Source data.
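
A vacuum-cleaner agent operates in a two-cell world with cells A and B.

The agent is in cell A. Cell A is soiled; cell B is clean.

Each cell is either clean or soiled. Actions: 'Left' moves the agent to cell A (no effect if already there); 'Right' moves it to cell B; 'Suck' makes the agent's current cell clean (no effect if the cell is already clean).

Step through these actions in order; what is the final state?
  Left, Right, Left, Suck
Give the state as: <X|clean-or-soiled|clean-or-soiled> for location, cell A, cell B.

Left (#1): <A|soiled|clean>
Right (#2): <B|soiled|clean>
Left (#3): <A|soiled|clean>
Suck (#4): <A|clean|clean>

<A|clean|clean>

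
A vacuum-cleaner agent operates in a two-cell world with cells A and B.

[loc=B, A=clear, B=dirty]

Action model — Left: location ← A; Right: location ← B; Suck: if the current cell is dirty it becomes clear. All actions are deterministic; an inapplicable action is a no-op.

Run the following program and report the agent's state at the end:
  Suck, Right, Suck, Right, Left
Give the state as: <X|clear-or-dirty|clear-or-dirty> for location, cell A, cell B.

[1] after Suck: <B|clear|clear>
[2] after Right: <B|clear|clear>
[3] after Suck: <B|clear|clear>
[4] after Right: <B|clear|clear>
[5] after Left: <A|clear|clear>

<A|clear|clear>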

Instructions for the task.
All records shown above are to be repeated exactly.

Worked solution.
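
A vacuum-cleaner agent operates in a two-cell world with cells A and B.

The agent is in cell A. Cell A is soiled; cell B is clean.

Each cell is either clean or soiled. Actions: 'Left' moves the agent to cell A (no effect if already there); 'Right' moves it to cell B; 'Suck' makes the agent's current cell clean (no effect if the cell is already clean).

Step through these actions in order; what is the final state?
  Left, Right, Left, Suck
Give the state as: <X|clean-or-soiled|clean-or-soiled> for location, cell A, cell B.

Left (#1): <A|soiled|clean>
Right (#2): <B|soiled|clean>
Left (#3): <A|soiled|clean>
Suck (#4): <A|clean|clean>

<A|clean|clean>

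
A vacuum-cleaner agent operates in a two-cell world with cells A and B.

[loc=B, A=clear, B=dirty]

Action model — Left: location ← A; Right: location ← B; Suck: if the current cell is dirty it becomes clear. All actions are deterministic; an inapplicable action is a no-op.

Run the following program and report the agent's state at the end:
  Suck, Right, Suck, Right, Left
Give the state as: <X|clear-or-dirty|clear-or-dirty> for location, cell A, cell B.

[1] after Suck: <B|clear|clear>
[2] after Right: <B|clear|clear>
[3] after Suck: <B|clear|clear>
[4] after Right: <B|clear|clear>
[5] after Left: <A|clear|clear>

<A|clear|clear>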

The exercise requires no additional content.